*** SUPPLIED ENTRIES ***

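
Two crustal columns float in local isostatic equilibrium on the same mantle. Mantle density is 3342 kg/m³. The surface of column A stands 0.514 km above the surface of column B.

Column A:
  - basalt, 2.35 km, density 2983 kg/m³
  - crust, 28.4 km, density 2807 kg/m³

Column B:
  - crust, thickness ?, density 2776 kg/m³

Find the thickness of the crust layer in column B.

Take the compensation level at the base of the deeper column (depth z_c below the surface of column A) and equate Σ ρ_i t_i down to z_c; mantle fills any gap and the z_c terms cancel.
Column A: 2.35×2983 + 28.4×2807 + (z_c − 30.75)×3342
Column B: 0.514×0 + x×2776 + (z_c − 0.514 − 0 − x)×3342
The z_c×3342 term appears on both sides and cancels. Collect the known terms of each column as K = Σ(ρt)_known − 3342 × (depth of known layers): K_A = 86728.85 − 3342×30.75 = −16037.65; K_B = 0 − 3342×(0.514 + 0) = −1717.788.
Balance: K_A = K_B − x×(3342 − 2776), so x = (K_B − K_A)/(3342 − 2776) = 14319.9/566 = 25.3 km.

25.3 km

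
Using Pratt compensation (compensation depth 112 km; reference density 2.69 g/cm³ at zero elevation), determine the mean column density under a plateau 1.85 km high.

Pratt balance: ρ_ref D = ρ (D + h).
ρ = ρ_ref D/(D + h) = 2.69 × 112 km/(112 km + 1.85 km) = 2.65 g/cm³.

2.65 g/cm³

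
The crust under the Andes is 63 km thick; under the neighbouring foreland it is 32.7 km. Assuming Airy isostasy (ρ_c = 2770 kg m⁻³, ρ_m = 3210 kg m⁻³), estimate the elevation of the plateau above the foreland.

4.15 km

Excess crust Δ = 63 km − 32.7 km = 30.3 km, split between elevation h and root r with h + r = Δ.
Airy balance ρ_c h = (ρ_m − ρ_c) r gives r = h ρ_c/(ρ_m − ρ_c), so h (1 + ρ_c/(ρ_m − ρ_c)) = Δ, i.e. h = Δ (ρ_m − ρ_c)/ρ_m.
h = 30.3 km × 440/3210 = 4.15 km.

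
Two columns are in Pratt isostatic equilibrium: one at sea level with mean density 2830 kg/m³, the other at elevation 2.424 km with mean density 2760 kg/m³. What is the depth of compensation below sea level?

ρ_ref D = ρ (D + h) → D (ρ_ref − ρ) = ρ h.
D = ρ h/(ρ_ref − ρ) = 2760 × 2.424 km/(2830 − 2760) = 95.6 km.

95.6 km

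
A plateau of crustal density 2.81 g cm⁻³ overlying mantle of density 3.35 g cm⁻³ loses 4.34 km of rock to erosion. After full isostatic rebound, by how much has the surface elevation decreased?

0.7 km

Rebound u = e ρ_c/ρ_m = 4.34 km × 2.81/3.35 = 3.64 km.
Net surface drop = e − u = 4.34 km − 3.64 km = e (ρ_m − ρ_c)/ρ_m = 0.7 km.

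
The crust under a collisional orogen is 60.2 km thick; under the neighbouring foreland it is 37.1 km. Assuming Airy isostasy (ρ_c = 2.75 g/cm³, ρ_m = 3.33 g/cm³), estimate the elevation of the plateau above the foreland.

Excess crust Δ = 60.2 km − 37.1 km = 23.1 km, split between elevation h and root r with h + r = Δ.
Airy balance ρ_c h = (ρ_m − ρ_c) r gives r = h ρ_c/(ρ_m − ρ_c), so h (1 + ρ_c/(ρ_m − ρ_c)) = Δ, i.e. h = Δ (ρ_m − ρ_c)/ρ_m.
h = 23.1 km × 0.58/3.33 = 4.02 km.

4.02 km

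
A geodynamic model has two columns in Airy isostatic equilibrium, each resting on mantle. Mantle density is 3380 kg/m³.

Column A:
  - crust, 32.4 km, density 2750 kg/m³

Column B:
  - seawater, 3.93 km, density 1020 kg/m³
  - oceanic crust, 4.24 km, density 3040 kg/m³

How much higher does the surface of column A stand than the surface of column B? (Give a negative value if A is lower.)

2.87 km

For any compensation level in the mantle, the mantle terms cancel and isostasy reduces to e = (Σt_A − Σt_B) − (Σ(ρt)_A − Σ(ρt)_B) / ρ_m.
Σt_A = 32.4 km; Σt_B = 8.17 km; Σ(ρt)_A = 89100; Σ(ρt)_B = 16898.2 (in km·kg/m³).
e = (32.4 − 8.17) − (89100 − 16898.2) / 3380 = 2.87 km.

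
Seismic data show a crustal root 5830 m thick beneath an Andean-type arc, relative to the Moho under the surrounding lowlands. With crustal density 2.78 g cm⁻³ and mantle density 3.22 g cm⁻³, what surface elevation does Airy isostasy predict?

923 m

In Airy isostatic equilibrium: ρ_c h = (ρ_m − ρ_c) r.
h = r (ρ_m − ρ_c) / ρ_c = 5830 m × (3.22 − 2.78) / 2.78 = 923 m.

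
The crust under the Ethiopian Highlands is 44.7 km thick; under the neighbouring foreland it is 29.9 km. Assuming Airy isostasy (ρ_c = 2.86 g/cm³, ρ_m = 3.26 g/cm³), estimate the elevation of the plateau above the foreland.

1.82 km

Excess crust Δ = 44.7 km − 29.9 km = 14.8 km, split between elevation h and root r with h + r = Δ.
Airy balance ρ_c h = (ρ_m − ρ_c) r gives r = h ρ_c/(ρ_m − ρ_c), so h (1 + ρ_c/(ρ_m − ρ_c)) = Δ, i.e. h = Δ (ρ_m − ρ_c)/ρ_m.
h = 14.8 km × 0.4/3.26 = 1.82 km.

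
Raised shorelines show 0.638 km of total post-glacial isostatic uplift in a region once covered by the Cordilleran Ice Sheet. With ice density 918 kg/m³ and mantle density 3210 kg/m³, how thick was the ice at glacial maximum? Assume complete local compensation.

2.23 km

u = t ρ_ice/ρ_m → t = u ρ_m/ρ_ice = 0.638 km × 3210/918 = 2.23 km.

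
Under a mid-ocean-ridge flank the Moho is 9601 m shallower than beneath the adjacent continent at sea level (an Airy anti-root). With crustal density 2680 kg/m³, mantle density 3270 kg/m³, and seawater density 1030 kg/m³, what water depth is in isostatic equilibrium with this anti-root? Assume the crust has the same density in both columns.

3430 m

Replacing a thickness d of crust by seawater at the top must be balanced by replacing crust with mantle at the base: d (ρ_c − ρ_w) = a (ρ_m − ρ_c).
d = a (ρ_m − ρ_c)/(ρ_c − ρ_w) = 9601 m × 590/1650 = 3430 m.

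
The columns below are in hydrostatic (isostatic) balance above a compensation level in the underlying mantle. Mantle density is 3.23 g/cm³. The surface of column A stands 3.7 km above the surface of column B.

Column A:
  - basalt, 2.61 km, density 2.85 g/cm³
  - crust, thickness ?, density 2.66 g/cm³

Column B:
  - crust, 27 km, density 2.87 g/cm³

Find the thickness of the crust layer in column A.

36.3 km

Take the compensation level at the base of the deeper column (depth z_c below the surface of column A) and equate Σ ρ_i t_i down to z_c; mantle fills any gap and the z_c terms cancel.
Column A: 2.61×2.85 + x×2.66 + (z_c − 2.61 − x)×3.23
Column B: 3.7×0 + 27×2.87 + (z_c − 3.7 − 27)×3.23
The z_c×3.23 term appears on both sides and cancels. Collect the known terms of each column as K = Σ(ρt)_known − 3.23 × (depth of known layers): K_A = 7.4385 − 3.23×2.61 = −0.9918; K_B = 77.49 − 3.23×(3.7 + 27) = −21.671.
Balance: K_A − x×(3.23 − 2.66) = K_B, so x = (K_A − K_B)/(3.23 − 2.66) = 20.6792/0.57 = 36.3 km.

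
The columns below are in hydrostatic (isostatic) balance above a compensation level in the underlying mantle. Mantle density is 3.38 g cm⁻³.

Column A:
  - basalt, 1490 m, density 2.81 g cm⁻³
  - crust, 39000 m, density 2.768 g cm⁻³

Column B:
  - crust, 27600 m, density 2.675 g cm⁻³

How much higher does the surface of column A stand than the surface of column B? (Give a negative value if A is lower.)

1560 m

For any compensation level in the mantle, the mantle terms cancel and isostasy reduces to e = (Σt_A − Σt_B) − (Σ(ρt)_A − Σ(ρt)_B) / ρ_m.
Σt_A = 40490 m; Σt_B = 27600 m; Σ(ρt)_A = 112138.9; Σ(ρt)_B = 73830 (in m·g cm⁻³).
e = (40490 − 27600) − (112138.9 − 73830) / 3.38 = 1560 m.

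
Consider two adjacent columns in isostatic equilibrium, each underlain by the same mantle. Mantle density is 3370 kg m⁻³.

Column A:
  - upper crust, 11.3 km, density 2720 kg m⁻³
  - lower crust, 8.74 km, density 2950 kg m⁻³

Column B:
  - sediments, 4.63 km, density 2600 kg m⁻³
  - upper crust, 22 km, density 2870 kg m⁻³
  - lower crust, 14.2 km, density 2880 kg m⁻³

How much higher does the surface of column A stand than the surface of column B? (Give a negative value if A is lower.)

For any compensation level in the mantle, the mantle terms cancel and isostasy reduces to e = (Σt_A − Σt_B) − (Σ(ρt)_A − Σ(ρt)_B) / ρ_m.
Σt_A = 20.04 km; Σt_B = 40.83 km; Σ(ρt)_A = 56519; Σ(ρt)_B = 116074 (in km·kg m⁻³).
e = (20.04 − 40.83) − (56519 − 116074) / 3370 = −3.12 km.

−3.12 km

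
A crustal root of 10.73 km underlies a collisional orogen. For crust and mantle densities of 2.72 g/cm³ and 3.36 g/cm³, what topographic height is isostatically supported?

Isostatic balance requires: ρ_c h = (ρ_m − ρ_c) r.
h = r (ρ_m − ρ_c) / ρ_c = 10.73 km × (3.36 − 2.72) / 2.72 = 2.52 km.

2.52 km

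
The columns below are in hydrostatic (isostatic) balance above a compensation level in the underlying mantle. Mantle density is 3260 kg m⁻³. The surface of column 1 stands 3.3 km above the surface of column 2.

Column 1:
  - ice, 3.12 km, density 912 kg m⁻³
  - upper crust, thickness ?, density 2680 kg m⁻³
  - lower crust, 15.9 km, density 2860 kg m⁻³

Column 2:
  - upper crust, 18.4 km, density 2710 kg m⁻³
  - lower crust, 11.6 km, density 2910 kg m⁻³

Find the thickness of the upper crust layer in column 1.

19.4 km

Take the compensation level at the base of the deeper column (depth z_c below the surface of column 1) and equate Σ ρ_i t_i down to z_c; mantle fills any gap and the z_c terms cancel.
Column 1: 3.12×912 + x×2680 + 15.9×2860 + (z_c − 19.02 − x)×3260
Column 2: 3.3×0 + 18.4×2710 + 11.6×2910 + (z_c − 3.3 − 30)×3260
The z_c×3260 term appears on both sides and cancels. Collect the known terms of each column as K = Σ(ρt)_known − 3260 × (depth of known layers): K_1 = 48319.44 − 3260×19.02 = −13685.76; K_2 = 83620 − 3260×(3.3 + 30) = −24938.
Balance: K_1 − x×(3260 − 2680) = K_2, so x = (K_1 − K_2)/(3260 − 2680) = 11252.2/580 = 19.4 km.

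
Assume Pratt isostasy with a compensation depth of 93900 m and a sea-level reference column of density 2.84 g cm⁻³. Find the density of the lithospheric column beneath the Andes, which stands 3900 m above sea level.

2.73 g cm⁻³

Pratt balance: ρ_ref D = ρ (D + h).
ρ = ρ_ref D/(D + h) = 2.84 × 93900 m/(93900 m + 3900 m) = 2.73 g cm⁻³.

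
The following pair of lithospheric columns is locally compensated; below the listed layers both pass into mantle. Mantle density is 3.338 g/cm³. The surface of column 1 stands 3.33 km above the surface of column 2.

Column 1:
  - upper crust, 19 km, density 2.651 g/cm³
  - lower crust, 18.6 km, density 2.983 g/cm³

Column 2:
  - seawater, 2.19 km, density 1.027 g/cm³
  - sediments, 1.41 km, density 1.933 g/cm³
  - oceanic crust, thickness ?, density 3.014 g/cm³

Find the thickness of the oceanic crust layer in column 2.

4.62 km

Take the compensation level at the base of the deeper column (depth z_c below the surface of column 1) and equate Σ ρ_i t_i down to z_c; mantle fills any gap and the z_c terms cancel.
Column 1: 19×2.651 + 18.6×2.983 + (z_c − 37.6)×3.338
Column 2: 3.33×0 + 2.19×1.027 + 1.41×1.933 + x×3.014 + (z_c − 3.33 − 3.6 − x)×3.338
The z_c×3.338 term appears on both sides and cancels. Collect the known terms of each column as K = Σ(ρt)_known − 3.338 × (depth of known layers): K_1 = 105.8528 − 3.338×37.6 = −19.656; K_2 = 4.97466 − 3.338×(3.33 + 3.6) = −18.15768.
Balance: K_1 = K_2 − x×(3.338 − 3.014), so x = (K_2 − K_1)/(3.338 − 3.014) = 1.49832/0.324 = 4.62 km.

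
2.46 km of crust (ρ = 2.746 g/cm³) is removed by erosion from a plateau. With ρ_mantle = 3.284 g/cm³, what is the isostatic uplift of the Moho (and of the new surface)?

2.06 km

Unloading: uplift u = e ρ_c/ρ_m = 2.46 km × 2.746/3.284 = 2.06 km.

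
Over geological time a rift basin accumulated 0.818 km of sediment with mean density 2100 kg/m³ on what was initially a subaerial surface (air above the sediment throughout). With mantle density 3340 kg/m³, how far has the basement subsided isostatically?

Subaerial load: s = t ρ_sed / ρ_m = 0.818 km × 2100/3340 = 0.514 km.

0.514 km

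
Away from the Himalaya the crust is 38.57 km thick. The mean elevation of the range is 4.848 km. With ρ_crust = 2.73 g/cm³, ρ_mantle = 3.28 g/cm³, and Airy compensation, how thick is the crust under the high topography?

Root depth r = h ρ_c / (ρ_m − ρ_c) = 4.848 km × 2.73 / 0.55 = 24.06 km.
Total thickness = T + h + r = 38.57 km + 4.848 km + 24.06 km = 67.5 km.

67.5 km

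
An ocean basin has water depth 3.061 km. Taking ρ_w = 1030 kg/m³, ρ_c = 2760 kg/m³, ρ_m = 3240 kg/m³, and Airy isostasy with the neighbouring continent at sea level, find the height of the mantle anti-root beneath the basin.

Isostatic balance requires: replacing crust with seawater at the top is compensated by replacing crust with mantle at the base: d (ρ_c − ρ_w) = a (ρ_m − ρ_c).
a = d (ρ_c − ρ_w)/(ρ_m − ρ_c) = 3.061 km × 1730/480 = 11 km.

11 km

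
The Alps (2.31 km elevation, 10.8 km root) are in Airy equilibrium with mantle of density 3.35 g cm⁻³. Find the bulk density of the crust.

2.76 g cm⁻³

ρ_c h = (ρ_m − ρ_c) r → ρ_c (h + r) = ρ_m r → ρ_c = ρ_m r / (h + r).
ρ_c = 3.35 × 10.8 km / (2.31 km + 10.8 km) = 2.76 g cm⁻³.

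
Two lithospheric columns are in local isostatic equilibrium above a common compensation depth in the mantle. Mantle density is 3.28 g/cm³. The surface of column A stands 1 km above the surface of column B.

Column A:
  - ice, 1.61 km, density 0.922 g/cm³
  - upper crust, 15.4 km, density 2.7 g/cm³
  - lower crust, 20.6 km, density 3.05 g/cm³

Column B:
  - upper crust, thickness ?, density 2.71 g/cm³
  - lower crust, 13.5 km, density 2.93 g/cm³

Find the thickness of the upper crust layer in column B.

Take the compensation level at the base of the deeper column (depth z_c below the surface of column A) and equate Σ ρ_i t_i down to z_c; mantle fills any gap and the z_c terms cancel.
Column A: 1.61×0.922 + 15.4×2.7 + 20.6×3.05 + (z_c − 37.61)×3.28
Column B: 1×0 + x×2.71 + 13.5×2.93 + (z_c − 1 − 13.5 − x)×3.28
The z_c×3.28 term appears on both sides and cancels. Collect the known terms of each column as K = Σ(ρt)_known − 3.28 × (depth of known layers): K_A = 105.89442 − 3.28×37.61 = −17.46638; K_B = 39.555 − 3.28×(1 + 13.5) = −8.005.
Balance: K_A = K_B − x×(3.28 − 2.71), so x = (K_B − K_A)/(3.28 − 2.71) = 9.46138/0.57 = 16.6 km.

16.6 km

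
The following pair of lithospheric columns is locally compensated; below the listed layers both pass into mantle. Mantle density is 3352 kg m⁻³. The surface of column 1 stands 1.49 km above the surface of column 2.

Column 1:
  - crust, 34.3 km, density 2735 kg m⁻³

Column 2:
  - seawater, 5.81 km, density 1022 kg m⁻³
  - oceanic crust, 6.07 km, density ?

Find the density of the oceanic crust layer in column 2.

Take the compensation level at the base of the deeper column (depth z_c below the surface of column 1) and equate Σ ρ_i t_i down to z_c; mantle fills any gap and the z_c terms cancel.
Column 1: 34.3×2735 + (z_c − 34.3)×3352
Column 2: 1.49×0 + 5.81×1022 + 6.07×ρ + (z_c − 1.49 − 11.88)×3352
The z_c×3352 term appears on both sides and cancels. Collect the known terms of each column as K = Σ(ρt)_known − 3352 × (depth of known layers): K_1 = 93810.5 − 3352×34.3 = −21163.1; K_2 = 5937.82 − 3352×(1.49 + 11.88) = −38878.42.
Balance: K_1 = K_2 + 6.07×ρ, so ρ = (K_1 − K_2)/6.07 = 17715.3/6.07 = 2920 kg m⁻³.

2920 kg m⁻³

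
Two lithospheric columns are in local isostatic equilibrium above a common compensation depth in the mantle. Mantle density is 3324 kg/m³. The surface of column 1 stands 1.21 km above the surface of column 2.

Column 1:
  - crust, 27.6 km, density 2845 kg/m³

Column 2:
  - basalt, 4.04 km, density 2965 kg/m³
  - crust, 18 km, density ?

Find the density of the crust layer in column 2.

2890 kg/m³

Take the compensation level at the base of the deeper column (depth z_c below the surface of column 1) and equate Σ ρ_i t_i down to z_c; mantle fills any gap and the z_c terms cancel.
Column 1: 27.6×2845 + (z_c − 27.6)×3324
Column 2: 1.21×0 + 4.04×2965 + 18×ρ + (z_c − 1.21 − 22.04)×3324
The z_c×3324 term appears on both sides and cancels. Collect the known terms of each column as K = Σ(ρt)_known − 3324 × (depth of known layers): K_1 = 78522 − 3324×27.6 = −13220.4; K_2 = 11978.6 − 3324×(1.21 + 22.04) = −65304.4.
Balance: K_1 = K_2 + 18×ρ, so ρ = (K_1 − K_2)/18 = 52084/18 = 2890 kg/m³.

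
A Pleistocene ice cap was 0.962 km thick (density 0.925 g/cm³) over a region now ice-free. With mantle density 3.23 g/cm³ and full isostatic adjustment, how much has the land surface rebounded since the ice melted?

Removing the load lets mantle flow back in; uplift u satisfies ρ_ice t = ρ_m u.
u = t ρ_ice/ρ_m = 0.962 km × 0.925/3.23 = 0.275 km.

0.275 km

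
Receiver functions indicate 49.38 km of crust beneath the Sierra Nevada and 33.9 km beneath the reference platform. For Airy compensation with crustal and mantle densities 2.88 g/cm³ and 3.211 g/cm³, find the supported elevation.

Excess crust Δ = 49.38 km − 33.9 km = 15.48 km, split between elevation h and root r with h + r = Δ.
Airy balance ρ_c h = (ρ_m − ρ_c) r gives r = h ρ_c/(ρ_m − ρ_c), so h (1 + ρ_c/(ρ_m − ρ_c)) = Δ, i.e. h = Δ (ρ_m − ρ_c)/ρ_m.
h = 15.48 km × 0.331/3.211 = 1.6 km.

1.6 km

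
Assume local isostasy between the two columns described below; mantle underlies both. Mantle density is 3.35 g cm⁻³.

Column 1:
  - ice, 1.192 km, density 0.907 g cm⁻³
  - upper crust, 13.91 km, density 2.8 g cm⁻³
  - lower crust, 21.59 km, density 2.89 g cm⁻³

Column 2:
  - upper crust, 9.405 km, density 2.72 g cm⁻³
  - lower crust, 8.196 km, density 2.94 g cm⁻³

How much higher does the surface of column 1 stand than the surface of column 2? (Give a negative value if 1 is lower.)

For any compensation level in the mantle, the mantle terms cancel and isostasy reduces to e = (Σt_1 − Σt_2) − (Σ(ρt)_1 − Σ(ρt)_2) / ρ_m.
Σt_1 = 36.692 km; Σt_2 = 17.601 km; Σ(ρt)_1 = 102.424244; Σ(ρt)_2 = 49.67784 (in km·g cm⁻³).
e = (36.692 − 17.601) − (102.424244 − 49.67784) / 3.35 = 3.35 km.

3.35 km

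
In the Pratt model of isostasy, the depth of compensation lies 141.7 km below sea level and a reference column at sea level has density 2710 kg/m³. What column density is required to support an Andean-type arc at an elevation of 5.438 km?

2610 kg/m³

Pratt balance: ρ_ref D = ρ (D + h).
ρ = ρ_ref D/(D + h) = 2710 × 141.7 km/(141.7 km + 5.438 km) = 2610 kg/m³.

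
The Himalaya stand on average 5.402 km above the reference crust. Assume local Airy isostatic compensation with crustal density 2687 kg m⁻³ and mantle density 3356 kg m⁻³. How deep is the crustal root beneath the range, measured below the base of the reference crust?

21.7 km

Equating mass per unit area of the two columns: the weight of the topography is balanced by the buoyancy of the root, ρ_c h = (ρ_m − ρ_c) r.
r = h · ρ_c / (ρ_m − ρ_c) = 5.402 km × 2687 / (3356 − 2687) = 21.7 km.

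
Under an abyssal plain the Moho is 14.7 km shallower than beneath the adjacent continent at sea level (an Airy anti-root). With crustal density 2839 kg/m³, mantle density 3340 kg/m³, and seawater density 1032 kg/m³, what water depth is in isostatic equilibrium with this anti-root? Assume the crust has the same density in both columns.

4.08 km

Replacing a thickness d of crust by seawater at the top must be balanced by replacing crust with mantle at the base: d (ρ_c − ρ_w) = a (ρ_m − ρ_c).
d = a (ρ_m − ρ_c)/(ρ_c − ρ_w) = 14.7 km × 501/1807 = 4.08 km.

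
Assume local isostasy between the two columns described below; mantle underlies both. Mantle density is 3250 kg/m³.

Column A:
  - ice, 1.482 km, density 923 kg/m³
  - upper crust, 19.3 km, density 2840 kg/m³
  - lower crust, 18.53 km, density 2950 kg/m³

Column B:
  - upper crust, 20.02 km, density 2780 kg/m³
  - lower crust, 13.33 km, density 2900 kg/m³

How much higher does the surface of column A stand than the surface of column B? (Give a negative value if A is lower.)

0.876 km

For any compensation level in the mantle, the mantle terms cancel and isostasy reduces to e = (Σt_A − Σt_B) − (Σ(ρt)_A − Σ(ρt)_B) / ρ_m.
Σt_A = 39.312 km; Σt_B = 33.35 km; Σ(ρt)_A = 110843.386; Σ(ρt)_B = 94312.6 (in km·kg/m³).
e = (39.312 − 33.35) − (110843.386 − 94312.6) / 3250 = 0.876 km.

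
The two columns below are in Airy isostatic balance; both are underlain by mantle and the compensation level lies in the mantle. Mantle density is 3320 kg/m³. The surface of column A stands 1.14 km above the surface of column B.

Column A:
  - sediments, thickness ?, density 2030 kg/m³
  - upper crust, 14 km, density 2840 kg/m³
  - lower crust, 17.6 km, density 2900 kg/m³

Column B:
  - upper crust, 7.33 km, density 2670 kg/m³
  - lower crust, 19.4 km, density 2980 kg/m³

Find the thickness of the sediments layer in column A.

0.801 km

Take the compensation level at the base of the deeper column (depth z_c below the surface of column A) and equate Σ ρ_i t_i down to z_c; mantle fills any gap and the z_c terms cancel.
Column A: x×2030 + 14×2840 + 17.6×2900 + (z_c − 31.6 − x)×3320
Column B: 1.14×0 + 7.33×2670 + 19.4×2980 + (z_c − 1.14 − 26.73)×3320
The z_c×3320 term appears on both sides and cancels. Collect the known terms of each column as K = Σ(ρt)_known − 3320 × (depth of known layers): K_A = 90800 − 3320×31.6 = −14112; K_B = 77383.1 − 3320×(1.14 + 26.73) = −15145.3.
Balance: K_A − x×(3320 − 2030) = K_B, so x = (K_A − K_B)/(3320 − 2030) = 1033.3/1290 = 0.801 km.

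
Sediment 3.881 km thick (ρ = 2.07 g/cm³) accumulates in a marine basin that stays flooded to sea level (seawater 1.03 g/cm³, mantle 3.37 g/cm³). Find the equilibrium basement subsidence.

1.72 km

Submarine loading: the sediment displaces seawater, and the subsidence is in turn flooded, so s (ρ_m − ρ_w) = t (ρ_sed − ρ_w).
s = 3.881 km × (2.07 − 1.03) / (3.37 − 1.03) = 1.72 km.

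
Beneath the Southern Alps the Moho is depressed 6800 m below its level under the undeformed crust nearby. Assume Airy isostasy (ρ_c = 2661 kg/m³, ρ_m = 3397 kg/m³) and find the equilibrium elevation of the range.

Equating mass per unit area of the two columns: ρ_c h = (ρ_m − ρ_c) r.
h = r (ρ_m − ρ_c) / ρ_c = 6800 m × (3397 − 2661) / 2661 = 1880 m.

1880 m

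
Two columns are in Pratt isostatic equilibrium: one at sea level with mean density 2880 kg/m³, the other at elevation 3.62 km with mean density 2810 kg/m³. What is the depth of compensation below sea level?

ρ_ref D = ρ (D + h) → D (ρ_ref − ρ) = ρ h.
D = ρ h/(ρ_ref − ρ) = 2810 × 3.62 km/(2880 − 2810) = 145 km.

145 km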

*** End of SUPPLIED ENTRIES ***

**EXERCISE OBJECTIVE**
Return only the number of lines in the entries above that contain the word "described".

**ANSWER FOR THE TASK**
2